### Exercise objective
The answer should be an exact repeat of the stretch of material below from the line containing "15)(3 7 11)| =12" through the line containing "((2 3 17 13".

### The records
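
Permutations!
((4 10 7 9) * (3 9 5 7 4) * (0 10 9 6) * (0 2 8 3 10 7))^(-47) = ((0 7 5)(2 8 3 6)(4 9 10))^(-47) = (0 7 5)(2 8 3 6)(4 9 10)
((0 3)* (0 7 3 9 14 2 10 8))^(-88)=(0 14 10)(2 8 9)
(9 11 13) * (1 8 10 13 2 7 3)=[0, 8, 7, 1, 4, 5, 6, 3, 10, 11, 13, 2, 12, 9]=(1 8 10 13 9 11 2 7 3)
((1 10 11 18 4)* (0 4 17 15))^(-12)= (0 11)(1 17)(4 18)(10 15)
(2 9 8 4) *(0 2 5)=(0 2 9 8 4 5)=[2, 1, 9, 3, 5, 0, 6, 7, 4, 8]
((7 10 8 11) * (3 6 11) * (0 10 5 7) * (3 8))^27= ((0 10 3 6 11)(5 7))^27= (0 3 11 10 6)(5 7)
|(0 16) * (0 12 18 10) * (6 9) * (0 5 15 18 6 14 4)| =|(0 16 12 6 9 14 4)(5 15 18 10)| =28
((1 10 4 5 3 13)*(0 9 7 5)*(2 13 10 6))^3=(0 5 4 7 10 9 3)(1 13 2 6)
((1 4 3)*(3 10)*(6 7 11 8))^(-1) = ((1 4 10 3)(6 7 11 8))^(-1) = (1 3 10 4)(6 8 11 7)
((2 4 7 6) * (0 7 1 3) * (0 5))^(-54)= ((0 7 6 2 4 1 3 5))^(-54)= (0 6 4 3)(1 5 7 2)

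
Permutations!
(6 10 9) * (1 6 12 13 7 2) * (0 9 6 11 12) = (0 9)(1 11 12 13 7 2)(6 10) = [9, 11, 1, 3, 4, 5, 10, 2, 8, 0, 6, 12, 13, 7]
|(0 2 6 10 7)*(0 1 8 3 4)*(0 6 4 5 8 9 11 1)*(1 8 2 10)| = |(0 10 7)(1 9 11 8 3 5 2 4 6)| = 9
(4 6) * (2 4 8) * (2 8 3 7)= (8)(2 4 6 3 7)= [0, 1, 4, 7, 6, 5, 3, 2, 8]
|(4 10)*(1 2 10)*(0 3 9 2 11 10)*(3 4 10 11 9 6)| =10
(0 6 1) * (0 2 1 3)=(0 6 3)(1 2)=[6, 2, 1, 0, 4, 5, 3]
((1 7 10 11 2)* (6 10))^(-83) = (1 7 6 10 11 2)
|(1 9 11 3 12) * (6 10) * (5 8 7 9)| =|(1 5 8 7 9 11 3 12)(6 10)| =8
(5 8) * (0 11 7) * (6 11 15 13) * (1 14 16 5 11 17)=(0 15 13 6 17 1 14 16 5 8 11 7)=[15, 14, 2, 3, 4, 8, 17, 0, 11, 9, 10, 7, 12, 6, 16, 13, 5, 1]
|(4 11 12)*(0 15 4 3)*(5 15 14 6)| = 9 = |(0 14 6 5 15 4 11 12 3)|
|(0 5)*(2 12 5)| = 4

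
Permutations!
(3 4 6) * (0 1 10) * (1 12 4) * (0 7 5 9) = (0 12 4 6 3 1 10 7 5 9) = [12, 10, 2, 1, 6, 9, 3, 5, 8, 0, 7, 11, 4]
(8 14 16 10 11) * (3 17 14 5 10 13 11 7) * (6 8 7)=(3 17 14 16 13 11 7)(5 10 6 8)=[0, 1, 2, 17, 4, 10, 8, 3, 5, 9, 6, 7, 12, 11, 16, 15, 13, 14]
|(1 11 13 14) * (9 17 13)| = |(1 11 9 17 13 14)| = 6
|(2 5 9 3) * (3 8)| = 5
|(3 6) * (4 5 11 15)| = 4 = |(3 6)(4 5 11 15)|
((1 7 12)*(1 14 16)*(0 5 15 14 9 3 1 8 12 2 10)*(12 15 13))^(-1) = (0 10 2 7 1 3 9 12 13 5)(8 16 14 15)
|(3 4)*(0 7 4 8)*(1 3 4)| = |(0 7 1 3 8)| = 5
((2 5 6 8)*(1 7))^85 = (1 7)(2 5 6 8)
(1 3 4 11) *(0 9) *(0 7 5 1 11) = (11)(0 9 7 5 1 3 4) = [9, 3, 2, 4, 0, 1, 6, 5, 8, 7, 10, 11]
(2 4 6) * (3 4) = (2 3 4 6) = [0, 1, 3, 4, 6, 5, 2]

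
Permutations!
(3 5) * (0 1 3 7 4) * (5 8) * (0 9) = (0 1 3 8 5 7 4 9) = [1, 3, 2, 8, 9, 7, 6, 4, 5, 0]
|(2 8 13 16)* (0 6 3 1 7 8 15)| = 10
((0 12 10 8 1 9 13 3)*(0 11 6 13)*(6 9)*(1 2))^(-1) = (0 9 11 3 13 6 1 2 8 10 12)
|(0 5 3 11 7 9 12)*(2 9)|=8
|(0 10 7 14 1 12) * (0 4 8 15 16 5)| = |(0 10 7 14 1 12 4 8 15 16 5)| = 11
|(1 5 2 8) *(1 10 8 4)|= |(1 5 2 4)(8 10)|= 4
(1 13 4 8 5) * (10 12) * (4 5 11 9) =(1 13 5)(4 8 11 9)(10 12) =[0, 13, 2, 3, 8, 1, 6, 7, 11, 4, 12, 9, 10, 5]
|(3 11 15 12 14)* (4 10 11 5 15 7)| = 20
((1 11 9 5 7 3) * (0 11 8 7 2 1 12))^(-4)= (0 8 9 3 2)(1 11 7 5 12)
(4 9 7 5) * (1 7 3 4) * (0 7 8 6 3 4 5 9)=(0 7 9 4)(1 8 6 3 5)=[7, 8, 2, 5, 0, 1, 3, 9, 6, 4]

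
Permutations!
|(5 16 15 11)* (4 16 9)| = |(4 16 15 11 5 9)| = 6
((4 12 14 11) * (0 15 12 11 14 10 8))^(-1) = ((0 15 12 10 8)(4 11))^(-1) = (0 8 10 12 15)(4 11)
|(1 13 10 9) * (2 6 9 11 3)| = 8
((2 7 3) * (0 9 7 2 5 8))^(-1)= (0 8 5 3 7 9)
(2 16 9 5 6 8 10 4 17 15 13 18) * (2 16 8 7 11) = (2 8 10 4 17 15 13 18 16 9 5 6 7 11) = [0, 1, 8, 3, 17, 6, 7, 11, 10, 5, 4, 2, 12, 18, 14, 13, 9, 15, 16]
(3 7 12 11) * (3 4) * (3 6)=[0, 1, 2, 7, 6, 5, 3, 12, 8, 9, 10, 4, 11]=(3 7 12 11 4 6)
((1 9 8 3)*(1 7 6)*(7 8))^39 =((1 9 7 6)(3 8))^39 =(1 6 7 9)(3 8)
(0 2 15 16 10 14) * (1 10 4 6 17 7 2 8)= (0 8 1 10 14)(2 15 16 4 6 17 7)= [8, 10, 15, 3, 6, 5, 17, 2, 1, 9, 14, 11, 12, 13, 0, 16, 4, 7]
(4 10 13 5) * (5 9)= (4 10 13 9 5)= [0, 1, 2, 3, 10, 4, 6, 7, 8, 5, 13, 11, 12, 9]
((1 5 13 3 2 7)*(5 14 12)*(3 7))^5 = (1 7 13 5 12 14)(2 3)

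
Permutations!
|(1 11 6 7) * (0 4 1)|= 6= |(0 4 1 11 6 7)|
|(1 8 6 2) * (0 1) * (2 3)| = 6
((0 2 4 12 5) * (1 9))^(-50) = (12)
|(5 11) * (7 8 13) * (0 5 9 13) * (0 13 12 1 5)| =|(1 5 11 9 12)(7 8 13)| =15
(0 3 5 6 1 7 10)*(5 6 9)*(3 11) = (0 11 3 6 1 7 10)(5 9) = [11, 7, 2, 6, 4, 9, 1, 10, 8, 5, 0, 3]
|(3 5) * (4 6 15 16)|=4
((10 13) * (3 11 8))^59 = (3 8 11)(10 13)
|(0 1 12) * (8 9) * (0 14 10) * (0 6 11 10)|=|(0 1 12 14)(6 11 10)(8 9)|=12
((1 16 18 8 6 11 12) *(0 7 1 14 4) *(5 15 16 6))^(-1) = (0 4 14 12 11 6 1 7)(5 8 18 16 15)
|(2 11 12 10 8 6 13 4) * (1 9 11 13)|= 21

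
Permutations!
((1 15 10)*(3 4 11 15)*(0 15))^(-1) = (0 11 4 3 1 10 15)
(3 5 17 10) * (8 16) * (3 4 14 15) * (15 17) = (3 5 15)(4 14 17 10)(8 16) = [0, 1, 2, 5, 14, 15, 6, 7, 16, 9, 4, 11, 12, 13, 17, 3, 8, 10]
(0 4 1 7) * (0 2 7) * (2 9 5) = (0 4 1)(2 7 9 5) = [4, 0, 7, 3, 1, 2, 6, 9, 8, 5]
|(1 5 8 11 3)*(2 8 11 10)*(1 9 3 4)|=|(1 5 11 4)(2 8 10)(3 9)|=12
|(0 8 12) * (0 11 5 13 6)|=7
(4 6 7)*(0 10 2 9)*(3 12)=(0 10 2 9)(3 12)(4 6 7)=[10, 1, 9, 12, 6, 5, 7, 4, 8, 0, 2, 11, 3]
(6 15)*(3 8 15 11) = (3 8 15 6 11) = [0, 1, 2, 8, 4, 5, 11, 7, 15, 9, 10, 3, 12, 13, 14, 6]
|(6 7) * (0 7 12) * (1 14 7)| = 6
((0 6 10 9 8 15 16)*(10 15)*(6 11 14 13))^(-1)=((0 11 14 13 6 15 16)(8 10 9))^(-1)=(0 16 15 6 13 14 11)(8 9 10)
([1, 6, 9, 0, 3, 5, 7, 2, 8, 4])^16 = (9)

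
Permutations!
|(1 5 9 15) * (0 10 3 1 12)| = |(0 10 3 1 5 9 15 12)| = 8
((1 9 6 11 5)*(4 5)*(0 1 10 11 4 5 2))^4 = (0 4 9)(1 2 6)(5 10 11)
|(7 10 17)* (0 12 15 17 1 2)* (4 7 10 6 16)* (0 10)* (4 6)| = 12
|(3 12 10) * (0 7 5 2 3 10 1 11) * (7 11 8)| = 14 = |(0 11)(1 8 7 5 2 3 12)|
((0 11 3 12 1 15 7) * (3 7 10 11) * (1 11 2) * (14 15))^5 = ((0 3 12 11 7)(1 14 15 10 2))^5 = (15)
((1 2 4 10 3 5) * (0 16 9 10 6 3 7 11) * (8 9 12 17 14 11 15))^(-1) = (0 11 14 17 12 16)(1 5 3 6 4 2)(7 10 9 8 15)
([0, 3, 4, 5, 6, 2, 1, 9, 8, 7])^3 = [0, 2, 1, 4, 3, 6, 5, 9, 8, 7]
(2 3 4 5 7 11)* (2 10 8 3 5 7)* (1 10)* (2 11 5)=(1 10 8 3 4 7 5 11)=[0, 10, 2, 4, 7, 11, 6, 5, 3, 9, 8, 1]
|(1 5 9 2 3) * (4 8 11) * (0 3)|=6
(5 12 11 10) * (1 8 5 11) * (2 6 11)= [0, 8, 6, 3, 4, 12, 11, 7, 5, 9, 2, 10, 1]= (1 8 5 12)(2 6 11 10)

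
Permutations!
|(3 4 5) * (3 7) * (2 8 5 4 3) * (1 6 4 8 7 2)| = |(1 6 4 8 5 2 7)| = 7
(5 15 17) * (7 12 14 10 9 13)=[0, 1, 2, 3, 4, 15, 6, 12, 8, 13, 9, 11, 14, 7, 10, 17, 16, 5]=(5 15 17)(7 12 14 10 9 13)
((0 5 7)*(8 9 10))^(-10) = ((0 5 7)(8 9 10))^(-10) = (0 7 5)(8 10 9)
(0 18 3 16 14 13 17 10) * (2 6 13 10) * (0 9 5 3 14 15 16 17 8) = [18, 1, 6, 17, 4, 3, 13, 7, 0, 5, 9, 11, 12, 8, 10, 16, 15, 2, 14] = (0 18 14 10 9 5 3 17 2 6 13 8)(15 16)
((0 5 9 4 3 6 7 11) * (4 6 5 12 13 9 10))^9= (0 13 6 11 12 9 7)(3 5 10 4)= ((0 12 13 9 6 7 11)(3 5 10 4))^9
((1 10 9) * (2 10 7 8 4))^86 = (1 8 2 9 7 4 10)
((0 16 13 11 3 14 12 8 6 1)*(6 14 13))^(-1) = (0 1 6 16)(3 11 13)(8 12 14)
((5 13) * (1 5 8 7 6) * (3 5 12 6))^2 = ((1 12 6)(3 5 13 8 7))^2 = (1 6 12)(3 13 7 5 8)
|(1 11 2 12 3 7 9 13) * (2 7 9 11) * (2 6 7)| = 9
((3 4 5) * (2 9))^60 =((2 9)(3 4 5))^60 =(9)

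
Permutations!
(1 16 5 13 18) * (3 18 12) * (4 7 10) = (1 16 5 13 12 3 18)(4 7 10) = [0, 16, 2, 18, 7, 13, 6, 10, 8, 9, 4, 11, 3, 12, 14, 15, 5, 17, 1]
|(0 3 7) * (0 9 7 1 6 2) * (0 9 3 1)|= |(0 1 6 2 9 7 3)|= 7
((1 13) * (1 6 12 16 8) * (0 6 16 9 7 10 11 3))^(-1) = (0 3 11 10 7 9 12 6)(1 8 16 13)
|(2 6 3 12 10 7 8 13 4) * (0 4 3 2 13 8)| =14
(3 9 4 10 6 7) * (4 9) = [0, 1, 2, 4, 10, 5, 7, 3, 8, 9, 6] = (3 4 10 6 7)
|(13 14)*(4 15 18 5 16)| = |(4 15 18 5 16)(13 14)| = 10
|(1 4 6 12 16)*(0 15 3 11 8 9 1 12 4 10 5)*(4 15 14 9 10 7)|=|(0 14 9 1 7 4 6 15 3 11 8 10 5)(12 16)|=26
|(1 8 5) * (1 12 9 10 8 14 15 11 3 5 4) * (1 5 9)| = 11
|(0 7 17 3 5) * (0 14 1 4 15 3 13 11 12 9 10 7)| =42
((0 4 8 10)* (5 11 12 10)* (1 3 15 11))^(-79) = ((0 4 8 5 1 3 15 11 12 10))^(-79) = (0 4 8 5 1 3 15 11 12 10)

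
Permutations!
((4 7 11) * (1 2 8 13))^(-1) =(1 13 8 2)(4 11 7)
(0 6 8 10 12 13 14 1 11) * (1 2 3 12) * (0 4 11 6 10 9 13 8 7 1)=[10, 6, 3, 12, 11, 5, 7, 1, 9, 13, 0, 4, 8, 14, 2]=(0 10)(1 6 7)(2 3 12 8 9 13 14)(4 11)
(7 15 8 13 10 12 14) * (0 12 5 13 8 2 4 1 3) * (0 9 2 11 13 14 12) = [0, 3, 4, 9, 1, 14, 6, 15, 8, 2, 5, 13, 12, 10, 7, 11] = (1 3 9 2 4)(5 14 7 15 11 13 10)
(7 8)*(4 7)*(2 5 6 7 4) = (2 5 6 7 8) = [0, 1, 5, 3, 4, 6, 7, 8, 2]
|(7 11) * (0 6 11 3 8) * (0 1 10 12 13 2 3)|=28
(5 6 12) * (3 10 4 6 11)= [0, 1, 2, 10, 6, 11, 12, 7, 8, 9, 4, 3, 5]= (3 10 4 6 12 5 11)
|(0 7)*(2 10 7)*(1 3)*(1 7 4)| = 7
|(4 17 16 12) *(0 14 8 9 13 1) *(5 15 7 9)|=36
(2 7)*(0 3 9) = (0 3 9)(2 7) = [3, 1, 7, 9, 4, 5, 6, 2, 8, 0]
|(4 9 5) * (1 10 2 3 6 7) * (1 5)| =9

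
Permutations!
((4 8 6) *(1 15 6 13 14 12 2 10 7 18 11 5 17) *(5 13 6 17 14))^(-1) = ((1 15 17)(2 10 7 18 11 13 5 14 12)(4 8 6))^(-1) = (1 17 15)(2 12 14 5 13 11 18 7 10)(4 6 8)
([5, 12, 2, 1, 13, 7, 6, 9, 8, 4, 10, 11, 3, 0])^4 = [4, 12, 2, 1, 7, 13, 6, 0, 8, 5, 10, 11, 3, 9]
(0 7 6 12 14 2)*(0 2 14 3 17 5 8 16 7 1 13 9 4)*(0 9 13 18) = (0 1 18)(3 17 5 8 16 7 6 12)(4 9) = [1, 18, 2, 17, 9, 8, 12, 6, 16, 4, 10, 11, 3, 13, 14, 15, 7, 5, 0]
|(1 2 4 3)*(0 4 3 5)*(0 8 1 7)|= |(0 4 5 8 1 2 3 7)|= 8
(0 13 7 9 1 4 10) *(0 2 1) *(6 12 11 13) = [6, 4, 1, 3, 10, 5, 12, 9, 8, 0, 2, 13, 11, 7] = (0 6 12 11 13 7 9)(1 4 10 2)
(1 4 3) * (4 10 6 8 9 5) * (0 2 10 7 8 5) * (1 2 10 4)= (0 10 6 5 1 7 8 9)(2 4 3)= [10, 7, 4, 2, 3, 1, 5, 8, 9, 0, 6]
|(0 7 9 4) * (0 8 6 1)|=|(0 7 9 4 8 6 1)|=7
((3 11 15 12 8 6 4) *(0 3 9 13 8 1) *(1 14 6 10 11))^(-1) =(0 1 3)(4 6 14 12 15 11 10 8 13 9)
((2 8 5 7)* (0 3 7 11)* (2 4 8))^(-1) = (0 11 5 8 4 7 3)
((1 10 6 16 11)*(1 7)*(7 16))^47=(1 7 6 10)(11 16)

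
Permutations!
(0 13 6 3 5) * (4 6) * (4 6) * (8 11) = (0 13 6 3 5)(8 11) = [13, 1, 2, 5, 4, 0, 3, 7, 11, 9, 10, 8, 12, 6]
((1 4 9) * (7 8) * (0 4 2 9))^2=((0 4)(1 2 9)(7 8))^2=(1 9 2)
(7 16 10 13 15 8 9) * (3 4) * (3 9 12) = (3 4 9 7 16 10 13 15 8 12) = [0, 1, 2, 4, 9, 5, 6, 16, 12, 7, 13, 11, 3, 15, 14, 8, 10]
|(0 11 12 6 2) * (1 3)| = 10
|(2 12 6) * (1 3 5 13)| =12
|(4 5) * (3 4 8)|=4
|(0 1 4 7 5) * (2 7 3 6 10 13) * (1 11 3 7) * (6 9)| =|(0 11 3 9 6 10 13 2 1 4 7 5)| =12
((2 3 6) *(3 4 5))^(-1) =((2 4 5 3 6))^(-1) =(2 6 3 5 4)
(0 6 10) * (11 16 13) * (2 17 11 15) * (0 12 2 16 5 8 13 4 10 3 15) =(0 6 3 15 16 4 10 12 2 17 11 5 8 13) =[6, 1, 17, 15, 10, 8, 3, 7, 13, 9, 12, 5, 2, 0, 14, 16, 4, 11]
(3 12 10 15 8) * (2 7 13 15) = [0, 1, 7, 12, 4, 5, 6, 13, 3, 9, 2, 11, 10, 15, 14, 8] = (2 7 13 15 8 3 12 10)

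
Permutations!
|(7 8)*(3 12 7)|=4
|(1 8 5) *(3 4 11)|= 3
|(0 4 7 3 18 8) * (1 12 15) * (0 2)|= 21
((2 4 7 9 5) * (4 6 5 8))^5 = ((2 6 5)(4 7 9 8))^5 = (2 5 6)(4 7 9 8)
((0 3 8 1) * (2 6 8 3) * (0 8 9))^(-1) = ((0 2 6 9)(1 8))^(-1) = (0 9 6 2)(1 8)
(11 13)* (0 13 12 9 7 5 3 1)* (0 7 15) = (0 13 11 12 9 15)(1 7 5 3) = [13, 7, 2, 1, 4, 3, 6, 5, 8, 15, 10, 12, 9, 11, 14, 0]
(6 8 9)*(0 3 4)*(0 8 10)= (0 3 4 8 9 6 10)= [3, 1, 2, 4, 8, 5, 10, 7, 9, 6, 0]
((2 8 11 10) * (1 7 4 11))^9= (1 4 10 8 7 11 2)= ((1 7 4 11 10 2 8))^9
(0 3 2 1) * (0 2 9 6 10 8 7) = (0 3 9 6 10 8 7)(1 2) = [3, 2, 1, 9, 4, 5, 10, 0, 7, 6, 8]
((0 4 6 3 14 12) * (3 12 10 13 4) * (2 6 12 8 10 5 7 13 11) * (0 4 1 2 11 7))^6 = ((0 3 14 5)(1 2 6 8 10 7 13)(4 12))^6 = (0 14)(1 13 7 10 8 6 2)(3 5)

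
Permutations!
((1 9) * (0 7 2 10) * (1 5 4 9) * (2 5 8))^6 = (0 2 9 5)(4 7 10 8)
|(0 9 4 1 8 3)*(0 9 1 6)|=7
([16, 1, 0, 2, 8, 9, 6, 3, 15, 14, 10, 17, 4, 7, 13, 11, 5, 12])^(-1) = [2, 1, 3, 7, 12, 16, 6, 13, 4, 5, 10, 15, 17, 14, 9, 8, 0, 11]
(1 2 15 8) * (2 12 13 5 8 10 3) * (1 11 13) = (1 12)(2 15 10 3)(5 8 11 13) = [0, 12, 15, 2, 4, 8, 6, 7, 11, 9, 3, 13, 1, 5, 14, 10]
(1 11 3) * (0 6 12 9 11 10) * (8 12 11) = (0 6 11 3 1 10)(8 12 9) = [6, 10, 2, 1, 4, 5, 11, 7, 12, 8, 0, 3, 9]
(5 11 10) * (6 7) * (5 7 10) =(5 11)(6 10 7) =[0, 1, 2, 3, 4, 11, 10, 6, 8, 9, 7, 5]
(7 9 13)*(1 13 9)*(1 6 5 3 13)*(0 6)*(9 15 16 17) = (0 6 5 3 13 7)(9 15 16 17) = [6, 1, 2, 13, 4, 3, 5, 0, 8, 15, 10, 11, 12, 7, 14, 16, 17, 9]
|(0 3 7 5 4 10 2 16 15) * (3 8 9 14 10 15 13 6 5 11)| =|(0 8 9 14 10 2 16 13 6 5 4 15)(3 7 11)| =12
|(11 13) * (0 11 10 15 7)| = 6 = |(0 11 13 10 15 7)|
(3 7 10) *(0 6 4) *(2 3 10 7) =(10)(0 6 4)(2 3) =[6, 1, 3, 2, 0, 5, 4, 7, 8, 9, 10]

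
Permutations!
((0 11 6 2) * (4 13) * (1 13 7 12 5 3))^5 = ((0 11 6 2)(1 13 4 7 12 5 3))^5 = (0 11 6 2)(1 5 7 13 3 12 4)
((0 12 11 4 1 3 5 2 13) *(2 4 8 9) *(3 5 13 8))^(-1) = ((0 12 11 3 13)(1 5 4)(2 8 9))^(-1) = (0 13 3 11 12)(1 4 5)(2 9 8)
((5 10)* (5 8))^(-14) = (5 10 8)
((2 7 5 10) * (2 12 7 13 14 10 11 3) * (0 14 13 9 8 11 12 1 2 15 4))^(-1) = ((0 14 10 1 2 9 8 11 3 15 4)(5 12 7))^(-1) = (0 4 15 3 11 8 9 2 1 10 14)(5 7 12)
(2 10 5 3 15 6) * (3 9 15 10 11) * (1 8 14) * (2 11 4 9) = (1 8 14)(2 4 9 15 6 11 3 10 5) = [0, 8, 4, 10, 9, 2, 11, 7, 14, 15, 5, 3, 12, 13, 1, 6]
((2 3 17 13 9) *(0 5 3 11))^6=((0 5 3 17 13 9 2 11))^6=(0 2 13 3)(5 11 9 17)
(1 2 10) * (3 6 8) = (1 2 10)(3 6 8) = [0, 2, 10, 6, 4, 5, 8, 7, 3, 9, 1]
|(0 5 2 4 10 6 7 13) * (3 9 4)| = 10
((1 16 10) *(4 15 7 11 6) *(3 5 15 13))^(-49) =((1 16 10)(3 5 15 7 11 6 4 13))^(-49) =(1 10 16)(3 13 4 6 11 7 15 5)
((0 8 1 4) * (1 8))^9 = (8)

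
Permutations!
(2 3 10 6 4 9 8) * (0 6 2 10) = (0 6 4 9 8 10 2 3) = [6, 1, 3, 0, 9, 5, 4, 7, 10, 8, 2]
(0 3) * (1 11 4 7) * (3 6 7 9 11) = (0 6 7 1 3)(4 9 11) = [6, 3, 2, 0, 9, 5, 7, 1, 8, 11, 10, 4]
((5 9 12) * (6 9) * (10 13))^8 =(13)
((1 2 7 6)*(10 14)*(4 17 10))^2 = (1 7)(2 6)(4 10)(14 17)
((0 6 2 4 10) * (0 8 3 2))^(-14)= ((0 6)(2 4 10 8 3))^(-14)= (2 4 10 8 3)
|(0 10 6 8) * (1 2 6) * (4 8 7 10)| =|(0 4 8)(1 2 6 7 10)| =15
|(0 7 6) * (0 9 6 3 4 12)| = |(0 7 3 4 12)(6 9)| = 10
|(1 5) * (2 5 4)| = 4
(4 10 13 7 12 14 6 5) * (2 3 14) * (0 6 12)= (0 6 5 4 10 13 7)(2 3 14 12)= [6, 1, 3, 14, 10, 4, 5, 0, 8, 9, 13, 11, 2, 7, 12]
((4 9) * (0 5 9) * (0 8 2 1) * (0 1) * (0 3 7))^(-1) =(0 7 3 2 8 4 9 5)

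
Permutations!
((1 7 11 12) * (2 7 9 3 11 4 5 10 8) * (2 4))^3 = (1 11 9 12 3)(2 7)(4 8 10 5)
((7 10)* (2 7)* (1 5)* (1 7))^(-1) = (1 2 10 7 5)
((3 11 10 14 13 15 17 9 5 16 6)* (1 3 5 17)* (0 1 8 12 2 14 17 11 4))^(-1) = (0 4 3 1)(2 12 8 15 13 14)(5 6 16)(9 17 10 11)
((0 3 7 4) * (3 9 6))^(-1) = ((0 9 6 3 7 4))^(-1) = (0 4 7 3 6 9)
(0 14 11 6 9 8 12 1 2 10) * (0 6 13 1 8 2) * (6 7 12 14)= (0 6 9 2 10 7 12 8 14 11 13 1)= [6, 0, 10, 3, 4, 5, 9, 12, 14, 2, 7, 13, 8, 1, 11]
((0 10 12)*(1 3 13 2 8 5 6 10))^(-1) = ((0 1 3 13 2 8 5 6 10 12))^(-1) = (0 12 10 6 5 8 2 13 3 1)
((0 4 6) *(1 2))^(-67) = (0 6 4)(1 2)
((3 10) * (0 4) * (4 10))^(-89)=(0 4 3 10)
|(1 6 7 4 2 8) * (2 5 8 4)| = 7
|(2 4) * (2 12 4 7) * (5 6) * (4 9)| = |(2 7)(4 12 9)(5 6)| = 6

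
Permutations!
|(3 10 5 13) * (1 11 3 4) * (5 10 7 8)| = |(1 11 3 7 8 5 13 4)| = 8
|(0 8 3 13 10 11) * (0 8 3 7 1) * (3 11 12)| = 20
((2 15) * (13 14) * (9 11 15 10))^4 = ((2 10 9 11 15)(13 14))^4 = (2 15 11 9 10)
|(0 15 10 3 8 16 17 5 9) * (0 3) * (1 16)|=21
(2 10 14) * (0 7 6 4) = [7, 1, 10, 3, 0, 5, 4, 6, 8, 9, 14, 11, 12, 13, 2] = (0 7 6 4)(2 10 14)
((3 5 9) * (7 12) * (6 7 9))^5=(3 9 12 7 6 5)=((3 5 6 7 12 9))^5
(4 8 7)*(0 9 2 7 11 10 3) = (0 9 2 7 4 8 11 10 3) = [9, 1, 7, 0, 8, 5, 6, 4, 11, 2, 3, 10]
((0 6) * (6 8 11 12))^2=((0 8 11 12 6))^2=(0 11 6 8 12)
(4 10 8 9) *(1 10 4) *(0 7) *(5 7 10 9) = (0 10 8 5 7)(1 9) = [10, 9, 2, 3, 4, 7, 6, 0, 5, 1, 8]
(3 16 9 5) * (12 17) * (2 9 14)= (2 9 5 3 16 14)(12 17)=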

### Result of this exercise
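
|(0 3 7 5 4 10 2 16 15) * (3 8 9 14 10 15 13 6 5 11)| =|(0 8 9 14 10 2 16 13 6 5 4 15)(3 7 11)| =12
|(11 13) * (0 11 10 15 7)| = 6 = |(0 11 13 10 15 7)|
(3 7 10) *(0 6 4) *(2 3 10 7) =(10)(0 6 4)(2 3) =[6, 1, 3, 2, 0, 5, 4, 7, 8, 9, 10]

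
Permutations!
((0 11 6 2) * (4 13) * (1 13 7 12 5 3))^5 = ((0 11 6 2)(1 13 4 7 12 5 3))^5 = (0 11 6 2)(1 5 7 13 3 12 4)
((0 12 11 4 1 3 5 2 13) *(2 4 8 9) *(3 5 13 8))^(-1) = ((0 12 11 3 13)(1 5 4)(2 8 9))^(-1) = (0 13 3 11 12)(1 4 5)(2 9 8)
((5 10)* (5 8))^(-14) = (5 10 8)
((2 7 5 10) * (2 12 7 13 14 10 11 3) * (0 14 13 9 8 11 12 1 2 15 4))^(-1) = ((0 14 10 1 2 9 8 11 3 15 4)(5 12 7))^(-1) = (0 4 15 3 11 8 9 2 1 10 14)(5 7 12)
(2 10 5 3 15 6) * (3 9 15 10 11) * (1 8 14) * (2 11 4 9) = (1 8 14)(2 4 9 15 6 11 3 10 5) = [0, 8, 4, 10, 9, 2, 11, 7, 14, 15, 5, 3, 12, 13, 1, 6]
((2 3 17 13 9) *(0 5 3 11))^6=((0 5 3 17 13 9 2 11))^6=(0 2 13 3)(5 11 9 17)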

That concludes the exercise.